About this exercise:
Copy out each line of the material below with no changes.

──────

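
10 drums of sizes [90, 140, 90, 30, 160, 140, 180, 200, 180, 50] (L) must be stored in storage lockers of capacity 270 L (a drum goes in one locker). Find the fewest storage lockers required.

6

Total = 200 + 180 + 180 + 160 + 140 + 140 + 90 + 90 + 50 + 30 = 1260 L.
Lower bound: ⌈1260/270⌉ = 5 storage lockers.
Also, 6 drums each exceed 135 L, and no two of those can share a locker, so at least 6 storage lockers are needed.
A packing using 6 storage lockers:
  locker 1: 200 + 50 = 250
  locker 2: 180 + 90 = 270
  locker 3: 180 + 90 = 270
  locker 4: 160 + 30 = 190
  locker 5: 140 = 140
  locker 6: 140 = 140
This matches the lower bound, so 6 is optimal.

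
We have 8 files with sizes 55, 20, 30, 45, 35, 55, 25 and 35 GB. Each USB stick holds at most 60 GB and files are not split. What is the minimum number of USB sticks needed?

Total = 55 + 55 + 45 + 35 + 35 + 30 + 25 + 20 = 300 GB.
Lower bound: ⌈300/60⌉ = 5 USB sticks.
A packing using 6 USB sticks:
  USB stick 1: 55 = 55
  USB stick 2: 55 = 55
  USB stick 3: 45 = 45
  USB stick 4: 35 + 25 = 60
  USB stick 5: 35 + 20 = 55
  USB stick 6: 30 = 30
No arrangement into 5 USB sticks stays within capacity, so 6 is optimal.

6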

──────

Response area:
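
10 drums of sizes [90, 140, 90, 30, 160, 140, 180, 200, 180, 50] (L) must be stored in storage lockers of capacity 270 L (a drum goes in one locker). Find the fewest storage lockers required.

6

Total = 200 + 180 + 180 + 160 + 140 + 140 + 90 + 90 + 50 + 30 = 1260 L.
Lower bound: ⌈1260/270⌉ = 5 storage lockers.
Also, 6 drums each exceed 135 L, and no two of those can share a locker, so at least 6 storage lockers are needed.
A packing using 6 storage lockers:
  locker 1: 200 + 50 = 250
  locker 2: 180 + 90 = 270
  locker 3: 180 + 90 = 270
  locker 4: 160 + 30 = 190
  locker 5: 140 = 140
  locker 6: 140 = 140
This matches the lower bound, so 6 is optimal.

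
We have 8 files with sizes 55, 20, 30, 45, 35, 55, 25 and 35 GB. Each USB stick holds at most 60 GB and files are not split. What is the minimum number of USB sticks needed?

Total = 55 + 55 + 45 + 35 + 35 + 30 + 25 + 20 = 300 GB.
Lower bound: ⌈300/60⌉ = 5 USB sticks.
A packing using 6 USB sticks:
  USB stick 1: 55 = 55
  USB stick 2: 55 = 55
  USB stick 3: 45 = 45
  USB stick 4: 35 + 25 = 60
  USB stick 5: 35 + 20 = 55
  USB stick 6: 30 = 30
No arrangement into 5 USB sticks stays within capacity, so 6 is optimal.

6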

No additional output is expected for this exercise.